- **Information shown**:
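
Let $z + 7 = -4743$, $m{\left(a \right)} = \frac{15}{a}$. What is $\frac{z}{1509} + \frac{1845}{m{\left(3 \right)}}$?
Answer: $\frac{552071}{1509} \approx 365.85$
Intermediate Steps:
$z = -4750$ ($z = -7 - 4743 = -4750$)
$\frac{z}{1509} + \frac{1845}{m{\left(3 \right)}} = - \frac{4750}{1509} + \frac{1845}{15 \cdot \frac{1}{3}} = \left(-4750\right) \frac{1}{1509} + \frac{1845}{15 \cdot \frac{1}{3}} = - \frac{4750}{1509} + \frac{1845}{5} = - \frac{4750}{1509} + 1845 \cdot \frac{1}{5} = - \frac{4750}{1509} + 369 = \frac{552071}{1509}$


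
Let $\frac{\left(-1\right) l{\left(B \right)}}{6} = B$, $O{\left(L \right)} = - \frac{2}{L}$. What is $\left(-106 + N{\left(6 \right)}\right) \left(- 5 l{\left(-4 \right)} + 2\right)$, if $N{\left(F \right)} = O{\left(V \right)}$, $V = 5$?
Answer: $\frac{62776}{5} \approx 12555.0$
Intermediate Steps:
$N{\left(F \right)} = - \frac{2}{5}$
$l{\left(B \right)} = - 6 B$
$\left(-106 + N{\left(6 \right)}\right) \left(- 5 l{\left(-4 \right)} + 2\right) = \left(-106 - \frac{2}{5}\right) \left(- 5 \left(\left(-6\right) \left(-4\right)\right) + 2\right) = - \frac{532 \left(\left(-5\right) 24 + 2\right)}{5} = - \frac{532 \left(-120 + 2\right)}{5} = \left(- \frac{532}{5}\right) \left(-118\right) = \frac{62776}{5}$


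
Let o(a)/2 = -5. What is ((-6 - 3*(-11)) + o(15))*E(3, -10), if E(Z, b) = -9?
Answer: -153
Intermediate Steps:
o(a) = -10 (o(a) = 2*(-5) = -10)
((-6 - 3*(-11)) + o(15))*E(3, -10) = ((-6 - 3*(-11)) - 10)*(-9) = ((-6 + 33) - 10)*(-9) = (27 - 10)*(-9) = 17*(-9) = -153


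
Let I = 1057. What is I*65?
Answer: 68705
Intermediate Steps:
I*65 = 1057*65 = 68705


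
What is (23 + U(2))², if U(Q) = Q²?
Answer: 729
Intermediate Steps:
(23 + U(2))² = (23 + 2²)² = (23 + 4)² = 27² = 729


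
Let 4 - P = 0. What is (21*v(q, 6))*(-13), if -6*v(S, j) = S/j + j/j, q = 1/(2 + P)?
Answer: 3367/72 ≈ 46.764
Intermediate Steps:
P = 4 (P = 4 - 1*0 = 4 + 0 = 4)
q = 1/6 (q = 1/(2 + 4) = 1/6 ≈ 0.16667)
v(S, j) = -1/6 - S/(6*j) (v(S, j) = -(S/j + j/j)/6 = -(S/j + 1)/6 = -(1 + S/j)/6 = -1/6 - S/(6*j))
(21*v(q, 6))*(-13) = (21*((1/6)*(-1*1/6 - 1*6)/6))*(-13) = (21*((1/6)*(1/6)*(-1/6 - 6)))*(-13) = (21*((1/6)*(1/6)*(-37/6)))*(-13) = (21*(-37/216))*(-13) = -259/72*(-13) = 3367/72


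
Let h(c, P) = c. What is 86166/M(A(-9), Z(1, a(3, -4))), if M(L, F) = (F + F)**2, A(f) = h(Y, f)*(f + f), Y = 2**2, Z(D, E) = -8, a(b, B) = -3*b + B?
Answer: 43083/128 ≈ 336.59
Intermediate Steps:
a(b, B) = B - 3*b
Y = 4
A(f) = 8*f (A(f) = 4*(f + f) = 4*(2*f) = 8*f)
M(L, F) = 4*F**2 (M(L, F) = (2*F)**2 = 4*F**2)
86166/M(A(-9), Z(1, a(3, -4))) = 86166/((4*(-8)**2)) = 86166/((4*64)) = 86166/256 = 86166*(1/256) = 43083/128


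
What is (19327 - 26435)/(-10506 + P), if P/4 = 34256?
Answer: -3554/63259 ≈ -0.056182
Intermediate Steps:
P = 137024 (P = 4*34256 = 137024)
(19327 - 26435)/(-10506 + P) = (19327 - 26435)/(-10506 + 137024) = -7108/126518 = -7108*1/126518 = -3554/63259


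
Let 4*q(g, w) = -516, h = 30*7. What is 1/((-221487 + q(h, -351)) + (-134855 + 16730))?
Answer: -1/339741 ≈ -2.9434e-6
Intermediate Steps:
h = 210
q(g, w) = -129 (q(g, w) = (1/4)*(-516) = -129)
1/((-221487 + q(h, -351)) + (-134855 + 16730)) = 1/((-221487 - 129) + (-134855 + 16730)) = 1/(-221616 - 118125) = 1/(-339741) = -1/339741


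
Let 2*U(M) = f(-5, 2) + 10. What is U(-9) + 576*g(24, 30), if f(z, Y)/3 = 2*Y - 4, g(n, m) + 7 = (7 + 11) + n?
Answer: 20165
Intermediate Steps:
g(n, m) = 11 + n (g(n, m) = -7 + ((7 + 11) + n) = -7 + (18 + n) = 11 + n)
f(z, Y) = -12 + 6*Y (f(z, Y) = 3*(2*Y - 4) = 3*(-4 + 2*Y) = -12 + 6*Y)
U(M) = 5 (U(M) = ((-12 + 6*2) + 10)/2 = ((-12 + 12) + 10)/2 = (0 + 10)/2 = (½)*10 = 5)
U(-9) + 576*g(24, 30) = 5 + 576*(11 + 24) = 5 + 576*35 = 5 + 20160 = 20165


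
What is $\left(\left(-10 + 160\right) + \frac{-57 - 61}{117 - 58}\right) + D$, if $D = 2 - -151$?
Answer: $301$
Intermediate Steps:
$D = 153$ ($D = 2 + 151 = 153$)
$\left(\left(-10 + 160\right) + \frac{-57 - 61}{117 - 58}\right) + D = \left(\left(-10 + 160\right) + \frac{-57 - 61}{117 - 58}\right) + 153 = \left(150 - \frac{118}{59}\right) + 153 = \left(150 - 2\right) + 153 = 148 + 153 = 301$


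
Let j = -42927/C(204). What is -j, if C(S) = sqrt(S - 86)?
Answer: 42927*sqrt(118)/118 ≈ 3951.8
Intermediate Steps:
C(S) = sqrt(-86 + S)
j = -42927*sqrt(118)/118 (j = -42927/sqrt(-86 + 204) = -42927*sqrt(118)/118 ≈ -3951.8)
-j = -(-42927)*sqrt(118)/118 = 42927*sqrt(118)/118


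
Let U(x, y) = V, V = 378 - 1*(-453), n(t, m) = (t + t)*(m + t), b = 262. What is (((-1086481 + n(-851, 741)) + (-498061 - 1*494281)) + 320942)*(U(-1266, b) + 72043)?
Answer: -114460349714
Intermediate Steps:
n(t, m) = 2*t*(m + t) (n(t, m) = (2*t)*(m + t) = 2*t*(m + t))
V = 831 (V = 378 + 453 = 831)
U(x, y) = 831
(((-1086481 + n(-851, 741)) + (-498061 - 1*494281)) + 320942)*(U(-1266, b) + 72043) = (((-1086481 + 2*(-851)*(741 - 851)) + (-498061 - 1*494281)) + 320942)*(831 + 72043) = (((-1086481 + 2*(-851)*(-110)) + (-498061 - 494281)) + 320942)*72874 = (((-1086481 + 187220) - 992342) + 320942)*72874 = ((-899261 - 992342) + 320942)*72874 = (-1891603 + 320942)*72874 = -1570661*72874 = -114460349714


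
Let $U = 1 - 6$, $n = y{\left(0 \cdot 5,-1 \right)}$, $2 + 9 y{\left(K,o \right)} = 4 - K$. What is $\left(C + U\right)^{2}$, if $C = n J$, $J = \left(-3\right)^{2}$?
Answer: $9$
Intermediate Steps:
$J = 9$
$y{\left(K,o \right)} = \frac{2}{9} - \frac{K}{9}$ ($y{\left(K,o \right)} = - \frac{2}{9} + \frac{4 - K}{9} = - \frac{2}{9} - \left(- \frac{4}{9} + \frac{K}{9}\right) = \frac{2}{9} - \frac{K}{9}$)
$n = \frac{2}{9}$ ($n = \frac{2}{9} - \frac{0 \cdot 5}{9} = \frac{2}{9} - 0 = \frac{2}{9} + 0 = \frac{2}{9} \approx 0.22222$)
$U = -5$ ($U = 1 - 6 = -5$)
$C = 2$ ($C = \frac{2}{9} \cdot 9 = 2$)
$\left(C + U\right)^{2} = \left(2 - 5\right)^{2} = \left(-3\right)^{2} = 9$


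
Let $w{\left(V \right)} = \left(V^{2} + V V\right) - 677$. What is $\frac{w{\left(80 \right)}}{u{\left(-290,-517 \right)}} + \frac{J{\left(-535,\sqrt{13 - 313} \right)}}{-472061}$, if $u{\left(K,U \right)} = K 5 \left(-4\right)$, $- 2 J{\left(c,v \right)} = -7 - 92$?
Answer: $\frac{5722508403}{2737953800} \approx 2.0901$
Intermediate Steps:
$J{\left(c,v \right)} = \frac{99}{2}$ ($J{\left(c,v \right)} = - \frac{-7 - 92}{2} = \left(- \frac{1}{2}\right) \left(-99\right) = \frac{99}{2}$)
$u{\left(K,U \right)} = - 20 K$ ($u{\left(K,U \right)} = 5 K \left(-4\right) = - 20 K$)
$w{\left(V \right)} = -677 + 2 V^{2}$ ($w{\left(V \right)} = \left(V^{2} + V^{2}\right) - 677 = 2 V^{2} - 677 = -677 + 2 V^{2}$)
$\frac{w{\left(80 \right)}}{u{\left(-290,-517 \right)}} + \frac{J{\left(-535,\sqrt{13 - 313} \right)}}{-472061} = \frac{-677 + 2 \cdot 80^{2}}{\left(-20\right) \left(-290\right)} + \frac{99}{2 \left(-472061\right)} = \frac{-677 + 2 \cdot 6400}{5800} + \frac{99}{2} \left(- \frac{1}{472061}\right) = \left(-677 + 12800\right) \frac{1}{5800} - \frac{99}{944122} = 12123 \cdot \frac{1}{5800} - \frac{99}{944122} = \frac{12123}{5800} - \frac{99}{944122} = \frac{5722508403}{2737953800}$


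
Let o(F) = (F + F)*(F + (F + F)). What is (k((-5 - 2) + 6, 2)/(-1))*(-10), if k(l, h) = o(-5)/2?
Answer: 750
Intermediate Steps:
o(F) = 6*F² (o(F) = (2*F)*(F + 2*F) = (2*F)*(3*F) = 6*F²)
k(l, h) = 75 (k(l, h) = (6*(-5)²)/2 = (6*25)*(½) = 150*(½) = 75)
(k((-5 - 2) + 6, 2)/(-1))*(-10) = (75/(-1))*(-10) = (75*(-1))*(-10) = -75*(-10) = 750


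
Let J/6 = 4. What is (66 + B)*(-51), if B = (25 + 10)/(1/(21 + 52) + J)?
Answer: -6030903/1753 ≈ -3440.3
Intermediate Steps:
J = 24 (J = 6*4 = 24)
B = 2555/1753 (B = (25 + 10)/(1/(21 + 52) + 24) = 35/(1/73 + 24) = 35/(1753/73) = 35*(73/1753) = 2555/1753 ≈ 1.4575)
(66 + B)*(-51) = (66 + 2555/1753)*(-51) = (118253/1753)*(-51) = -6030903/1753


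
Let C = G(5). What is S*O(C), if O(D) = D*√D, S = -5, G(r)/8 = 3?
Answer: -240*√6 ≈ -587.88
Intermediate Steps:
G(r) = 24 (G(r) = 8*3 = 24)
C = 24
O(D) = D^(3/2)
S*O(C) = -240*√6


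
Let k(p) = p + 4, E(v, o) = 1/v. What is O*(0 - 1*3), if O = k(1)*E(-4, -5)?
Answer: 15/4 ≈ 3.7500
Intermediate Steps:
k(p) = 4 + p
O = -5/4 (O = (4 + 1)/(-4) = 5*(-1/4) = -5/4 ≈ -1.2500)
O*(0 - 1*3) = -5*(0 - 1*3)/4 = -5*(0 - 3)/4 = -5/4*(-3) = 15/4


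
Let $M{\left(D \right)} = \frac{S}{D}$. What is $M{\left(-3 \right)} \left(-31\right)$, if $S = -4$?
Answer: $- \frac{124}{3} \approx -41.333$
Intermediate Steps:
$M{\left(D \right)} = - \frac{4}{D}$
$M{\left(-3 \right)} \left(-31\right) = - \frac{4}{-3} \left(-31\right) = \left(-4\right) \left(- \frac{1}{3}\right) \left(-31\right) = \frac{4}{3} \left(-31\right) = - \frac{124}{3}$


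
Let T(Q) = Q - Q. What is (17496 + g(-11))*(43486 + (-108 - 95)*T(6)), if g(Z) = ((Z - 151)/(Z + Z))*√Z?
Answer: 760831056 + 3522366*I*√11/11 ≈ 7.6083e+8 + 1.062e+6*I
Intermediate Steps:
T(Q) = 0
g(Z) = (-151 + Z)/(2*√Z) (g(Z) = ((-151 + Z)/((2*Z)))*√Z = ((-151 + Z)*(1/(2*Z)))*√Z = ((-151 + Z)/(2*Z))*√Z = (-151 + Z)/(2*√Z))
(17496 + g(-11))*(43486 + (-108 - 95)*T(6)) = (17496 + (-151 - 11)/(2*√(-11)))*(43486 + (-108 - 95)*0) = (17496 + (½)*(-I*√11/11)*(-162))*(43486 - 203*0) = (17496 + 81*I*√11/11)*(43486 + 0) = (17496 + 81*I*√11/11)*43486 = 760831056 + 3522366*I*√11/11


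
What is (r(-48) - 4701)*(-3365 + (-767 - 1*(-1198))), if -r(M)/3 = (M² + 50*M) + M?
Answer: 12525246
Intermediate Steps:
r(M) = -153*M - 3*M² (r(M) = -3*((M² + 50*M) + M) = -3*(M² + 51*M) = -153*M - 3*M²)
(r(-48) - 4701)*(-3365 + (-767 - 1*(-1198))) = (-3*(-48)*(51 - 48) - 4701)*(-3365 + (-767 - 1*(-1198))) = (-3*(-48)*3 - 4701)*(-3365 + (-767 + 1198)) = (432 - 4701)*(-3365 + 431) = -4269*(-2934) = 12525246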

- **Work instruction**: Would you print, exactly as written, every line above from the one holding "Answer: 42927*sqrt(118)/118 ≈ 3951.8" through the one holding "Answer: $9$", with both included and no other lines?

- **Your response**:
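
Answer: 42927*sqrt(118)/118 ≈ 3951.8
Intermediate Steps:
C(S) = sqrt(-86 + S)
j = -42927*sqrt(118)/118 (j = -42927/sqrt(-86 + 204) = -42927*sqrt(118)/118 ≈ -3951.8)
-j = -(-42927)*sqrt(118)/118 = 42927*sqrt(118)/118


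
Let U(x, y) = V, V = 378 - 1*(-453), n(t, m) = (t + t)*(m + t), b = 262. What is (((-1086481 + n(-851, 741)) + (-498061 - 1*494281)) + 320942)*(U(-1266, b) + 72043)?
Answer: -114460349714
Intermediate Steps:
n(t, m) = 2*t*(m + t) (n(t, m) = (2*t)*(m + t) = 2*t*(m + t))
V = 831 (V = 378 + 453 = 831)
U(x, y) = 831
(((-1086481 + n(-851, 741)) + (-498061 - 1*494281)) + 320942)*(U(-1266, b) + 72043) = (((-1086481 + 2*(-851)*(741 - 851)) + (-498061 - 1*494281)) + 320942)*(831 + 72043) = (((-1086481 + 2*(-851)*(-110)) + (-498061 - 494281)) + 320942)*72874 = (((-1086481 + 187220) - 992342) + 320942)*72874 = ((-899261 - 992342) + 320942)*72874 = (-1891603 + 320942)*72874 = -1570661*72874 = -114460349714


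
Let $U = 1 - 6$, $n = y{\left(0 \cdot 5,-1 \right)}$, $2 + 9 y{\left(K,o \right)} = 4 - K$. What is $\left(C + U\right)^{2}$, if $C = n J$, $J = \left(-3\right)^{2}$?
Answer: $9$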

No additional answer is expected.